▸ **Problem to solve**: Copy each line of the records that includes "underside".

[Records for processing — start]

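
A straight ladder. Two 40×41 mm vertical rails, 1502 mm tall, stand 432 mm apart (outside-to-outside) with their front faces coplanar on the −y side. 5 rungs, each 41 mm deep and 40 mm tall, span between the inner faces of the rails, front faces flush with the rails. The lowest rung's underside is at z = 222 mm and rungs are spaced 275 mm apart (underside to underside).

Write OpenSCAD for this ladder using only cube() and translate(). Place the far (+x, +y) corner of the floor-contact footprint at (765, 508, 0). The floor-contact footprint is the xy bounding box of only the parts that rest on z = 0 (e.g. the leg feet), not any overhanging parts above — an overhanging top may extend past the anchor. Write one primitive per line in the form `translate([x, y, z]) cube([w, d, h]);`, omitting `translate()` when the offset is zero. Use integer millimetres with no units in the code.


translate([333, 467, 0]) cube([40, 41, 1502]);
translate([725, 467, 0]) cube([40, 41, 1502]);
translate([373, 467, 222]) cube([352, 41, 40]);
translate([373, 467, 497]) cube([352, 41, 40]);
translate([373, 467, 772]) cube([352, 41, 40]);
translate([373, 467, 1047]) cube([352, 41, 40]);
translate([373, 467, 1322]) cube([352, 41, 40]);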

[Records for processing — finish]
[Records for processing — start]

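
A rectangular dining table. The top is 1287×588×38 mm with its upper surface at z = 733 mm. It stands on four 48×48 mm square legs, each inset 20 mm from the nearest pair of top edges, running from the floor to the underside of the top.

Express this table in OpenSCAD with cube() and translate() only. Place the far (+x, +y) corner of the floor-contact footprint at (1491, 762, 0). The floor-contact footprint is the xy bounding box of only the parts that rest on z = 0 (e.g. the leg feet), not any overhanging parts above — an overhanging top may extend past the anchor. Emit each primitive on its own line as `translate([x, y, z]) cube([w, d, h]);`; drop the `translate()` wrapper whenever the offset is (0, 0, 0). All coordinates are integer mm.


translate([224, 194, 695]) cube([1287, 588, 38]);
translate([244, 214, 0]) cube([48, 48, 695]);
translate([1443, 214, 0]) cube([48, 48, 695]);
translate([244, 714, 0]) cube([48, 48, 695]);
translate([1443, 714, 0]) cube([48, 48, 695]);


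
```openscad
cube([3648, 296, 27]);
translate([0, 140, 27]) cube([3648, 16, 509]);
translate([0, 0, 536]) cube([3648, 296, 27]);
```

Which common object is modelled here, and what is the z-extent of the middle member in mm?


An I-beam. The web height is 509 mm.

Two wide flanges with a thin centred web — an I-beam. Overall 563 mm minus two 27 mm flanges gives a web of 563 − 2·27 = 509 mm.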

[Records for processing — finish]

▸ **Reply to the exercise**:
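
A straight ladder. Two 40×41 mm vertical rails, 1502 mm tall, stand 432 mm apart (outside-to-outside) with their front faces coplanar on the −y side. 5 rungs, each 41 mm deep and 40 mm tall, span between the inner faces of the rails, front faces flush with the rails. The lowest rung's underside is at z = 222 mm and rungs are spaced 275 mm apart (underside to underside).
A rectangular dining table. The top is 1287×588×38 mm with its upper surface at z = 733 mm. It stands on four 48×48 mm square legs, each inset 20 mm from the nearest pair of top edges, running from the floor to the underside of the top.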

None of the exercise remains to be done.